— Assignment —
Reproduce the data in full, exactly as it appears.

— Dataset records —
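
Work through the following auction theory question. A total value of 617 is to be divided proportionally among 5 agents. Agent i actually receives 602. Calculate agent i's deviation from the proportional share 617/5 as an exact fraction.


Step 1: Proportional share = 617/5
Step 2: Agent's actual allocation = 602
Step 3: Excess = 602 - 617/5 = 2393/5

2393/5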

— Answer box —
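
Work through the following auction theory question. A total value of 617 is to be divided proportionally among 5 agents. Agent i actually receives 602. Calculate agent i's deviation from the proportional share 617/5 as an exact fraction.


Step 1: Proportional share = 617/5
Step 2: Agent's actual allocation = 602
Step 3: Excess = 602 - 617/5 = 2393/5

2393/5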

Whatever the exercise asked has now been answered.